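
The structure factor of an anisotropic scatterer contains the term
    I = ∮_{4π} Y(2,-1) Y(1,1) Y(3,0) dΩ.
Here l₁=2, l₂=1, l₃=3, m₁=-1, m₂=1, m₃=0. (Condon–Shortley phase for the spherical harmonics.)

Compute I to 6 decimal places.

0.143048

m-sum 0 ✓  L=6 even ✓  1≤3≤3 ✓
Π(2lᵢ+1) = 5×3×7 = 105
triangle coeff Δ(2,1,3) = 1/105
Σ_t [0,0]: t=0:+1/4 = 1/4
(3j)²=3/35 [(2 1 3; 0 0 0)], sign=-1
Σ_t [0,0]: t=0:+1/12 = 1/12
(3j)²=1/35 [(2 1 3; -1 1 0)], sign=-1
⇒ 4πI² = 9/35
I = (+1)√(9/35/(4π)) = 0.14304817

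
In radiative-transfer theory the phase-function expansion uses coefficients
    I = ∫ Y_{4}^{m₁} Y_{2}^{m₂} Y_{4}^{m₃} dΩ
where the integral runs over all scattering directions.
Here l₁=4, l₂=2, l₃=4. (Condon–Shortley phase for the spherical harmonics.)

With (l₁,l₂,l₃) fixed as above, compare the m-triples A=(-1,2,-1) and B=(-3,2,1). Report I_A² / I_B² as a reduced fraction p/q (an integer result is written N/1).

Same 4,2,4: normalisation and zero-m 3j drop out of the ratio.
A: Δ: 2! 6! 2! / 11! → 1/13860; sum: t=2:+1/144 = 1/144; 3j²(4 2 4; -1 2 -1) = Δ·Π!·Σ² = 10/231  (sign -1)
B: Δ: 2! 6! 2! / 11! → 1/13860; sum: t=2:+1/480 = 1/480; 3j²(4 2 4; -3 2 1) = Δ·Π!·Σ² = 3/110  (sign -1)
I_A²/I_B² = (10/231)/(3/110) = 100/63

100/63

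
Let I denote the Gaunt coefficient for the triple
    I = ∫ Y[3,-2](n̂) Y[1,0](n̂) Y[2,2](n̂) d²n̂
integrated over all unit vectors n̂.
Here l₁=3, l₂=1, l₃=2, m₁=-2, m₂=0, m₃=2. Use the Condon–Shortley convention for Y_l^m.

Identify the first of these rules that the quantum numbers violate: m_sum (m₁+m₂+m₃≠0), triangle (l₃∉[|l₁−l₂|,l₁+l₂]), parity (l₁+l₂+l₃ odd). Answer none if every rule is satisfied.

azimuthal sum: -2 + 0 + 2 = 0  ✓
2 ≤ 2 ≤ 4 (triangle on l)  ✓
L = 3 + 1 + 2 = 6 (even)  ✓

none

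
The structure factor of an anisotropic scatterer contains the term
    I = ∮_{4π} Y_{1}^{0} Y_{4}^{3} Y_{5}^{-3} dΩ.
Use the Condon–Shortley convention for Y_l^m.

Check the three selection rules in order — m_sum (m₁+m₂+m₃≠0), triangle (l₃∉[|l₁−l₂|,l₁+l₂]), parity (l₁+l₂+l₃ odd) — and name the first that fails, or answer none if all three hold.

none

azimuthal sum: 0 + 3 − 3 = 0  ✓
3 ≤ 5 ≤ 5 (triangle on l)  ✓
L = 1 + 4 + 5 = 10 (even)  ✓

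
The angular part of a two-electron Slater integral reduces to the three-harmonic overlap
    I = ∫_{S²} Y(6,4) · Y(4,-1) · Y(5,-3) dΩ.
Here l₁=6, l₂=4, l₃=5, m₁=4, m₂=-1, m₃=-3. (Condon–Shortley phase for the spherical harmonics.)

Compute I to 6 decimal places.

L=15 odd ⇒ parity kills the (l;000) factor ⇒ I = 0

0.000000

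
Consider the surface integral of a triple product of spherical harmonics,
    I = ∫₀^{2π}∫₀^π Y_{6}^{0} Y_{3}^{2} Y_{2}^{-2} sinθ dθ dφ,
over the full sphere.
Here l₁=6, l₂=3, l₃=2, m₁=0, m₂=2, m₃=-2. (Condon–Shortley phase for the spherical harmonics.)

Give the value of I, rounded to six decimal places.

0.000000

|6−3|≤2≤6+3 violated ⇒ I = 0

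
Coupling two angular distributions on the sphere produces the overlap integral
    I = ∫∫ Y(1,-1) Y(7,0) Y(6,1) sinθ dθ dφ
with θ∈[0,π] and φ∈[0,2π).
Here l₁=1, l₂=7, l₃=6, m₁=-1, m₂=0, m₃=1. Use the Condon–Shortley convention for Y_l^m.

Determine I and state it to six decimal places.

0.160342

m-sum 0 ✓  L=14 even ✓  6≤6≤8 ✓
Π(2lᵢ+1) = 3×15×13 = 585
triangle coeff Δ(1,7,6) = 1/1365
Σ_t [1,1]: t=1:−1/518400 = -1/518400
(3j)²=7/195 [(1 7 6; 0 0 0)], sign=-1
Σ_t [2,2]: t=2:+1/1209600 = 1/1209600
(3j)²=1/65 [(1 7 6; -1 0 1)], sign=-1
⇒ 4πI² = 21/65
I = (+1)√(21/65/(4π)) = 0.16034227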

◇ ◇ ◇ ◇ ◇ ◇ ◇

=== Instructions for the task ===
Only certain lines are wanted. Please return exactly those from the top of the data through the line with "Here l₁=2, l₂=1, l₃=3, m₁=-1, m₂=1, m₃=0.".

=== Response area ===
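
The structure factor of an anisotropic scatterer contains the term
    I = ∮_{4π} Y(2,-1) Y(1,1) Y(3,0) dΩ.
Here l₁=2, l₂=1, l₃=3, m₁=-1, m₂=1, m₃=0. (Condon–Shortley phase for the spherical harmonics.)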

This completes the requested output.